BEGIN DATA PROVIDED
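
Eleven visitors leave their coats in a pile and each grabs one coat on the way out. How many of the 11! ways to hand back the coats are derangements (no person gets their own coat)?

By inclusion-exclusion, !11 = Σ (-1)^k · 11!/k! for k=0..11
= 11! - 11!/1! + 11!/2! - 11!/3! + 11!/4! - 11!/5! + 11!/6! - 11!/7! + 11!/8! - 11!/9! + 11!/10! - 11!/11!
= 39916800 - 39916800 + 19958400 - 6652800 + 1663200 - 332640 + 55440 - 7920 + 990 - 110 + 11 - 1
= 14684570

14684570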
END DATA PROVIDED
**HOW TO COMPLETE THIS TASK**
Each entry above should be retyped exactly, with nothing missed.

**ANSWER FOR THIS EXERCISE**
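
Eleven visitors leave their coats in a pile and each grabs one coat on the way out. How many of the 11! ways to hand back the coats are derangements (no person gets their own coat)?

By inclusion-exclusion, !11 = Σ (-1)^k · 11!/k! for k=0..11
= 11! - 11!/1! + 11!/2! - 11!/3! + 11!/4! - 11!/5! + 11!/6! - 11!/7! + 11!/8! - 11!/9! + 11!/10! - 11!/11!
= 39916800 - 39916800 + 19958400 - 6652800 + 1663200 - 332640 + 55440 - 7920 + 990 - 110 + 11 - 1
= 14684570

14684570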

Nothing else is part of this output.